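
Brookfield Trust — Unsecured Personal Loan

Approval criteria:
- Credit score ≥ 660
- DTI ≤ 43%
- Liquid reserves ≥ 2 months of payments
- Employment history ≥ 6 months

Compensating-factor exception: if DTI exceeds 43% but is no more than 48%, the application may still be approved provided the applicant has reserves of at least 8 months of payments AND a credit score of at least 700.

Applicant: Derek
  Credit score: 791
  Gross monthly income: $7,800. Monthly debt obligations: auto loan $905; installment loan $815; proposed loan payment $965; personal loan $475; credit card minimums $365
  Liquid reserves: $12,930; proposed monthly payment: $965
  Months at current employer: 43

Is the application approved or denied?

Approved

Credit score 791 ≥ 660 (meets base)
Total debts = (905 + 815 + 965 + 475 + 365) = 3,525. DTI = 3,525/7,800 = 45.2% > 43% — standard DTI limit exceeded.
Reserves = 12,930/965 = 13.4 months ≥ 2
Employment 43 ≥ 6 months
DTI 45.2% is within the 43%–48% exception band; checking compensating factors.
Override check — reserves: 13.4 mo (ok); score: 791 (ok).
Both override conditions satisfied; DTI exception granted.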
•••
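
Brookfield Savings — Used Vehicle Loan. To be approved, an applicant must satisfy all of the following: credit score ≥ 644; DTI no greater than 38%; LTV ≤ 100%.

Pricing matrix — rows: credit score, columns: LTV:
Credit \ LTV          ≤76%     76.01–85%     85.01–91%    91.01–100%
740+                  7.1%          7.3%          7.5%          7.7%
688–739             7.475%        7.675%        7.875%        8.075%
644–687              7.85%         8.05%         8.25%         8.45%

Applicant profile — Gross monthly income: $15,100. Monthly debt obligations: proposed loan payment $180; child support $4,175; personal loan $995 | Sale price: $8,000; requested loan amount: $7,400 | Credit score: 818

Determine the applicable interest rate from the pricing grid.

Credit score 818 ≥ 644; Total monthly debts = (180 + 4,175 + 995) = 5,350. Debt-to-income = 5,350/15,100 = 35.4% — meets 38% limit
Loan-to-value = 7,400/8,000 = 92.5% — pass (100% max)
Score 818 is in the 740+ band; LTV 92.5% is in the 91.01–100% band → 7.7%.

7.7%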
•••
Problem description
Within the listing above, extract exactly the lines from the line with "Brookfield Trust — Unsecured Personal Loan" to the line with "Compensating-factor exception: if", the two named lines included, and no others.

Answer for the task
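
Brookfield Trust — Unsecured Personal Loan

Approval criteria:
- Credit score ≥ 660
- DTI ≤ 43%
- Liquid reserves ≥ 2 months of payments
- Employment history ≥ 6 months

Compensating-factor exception: if DTI exceeds 43% but is no more than 48%, the application may still be approved provided the applicant has reserves of at least 8 months of payments AND a credit score of at least 700.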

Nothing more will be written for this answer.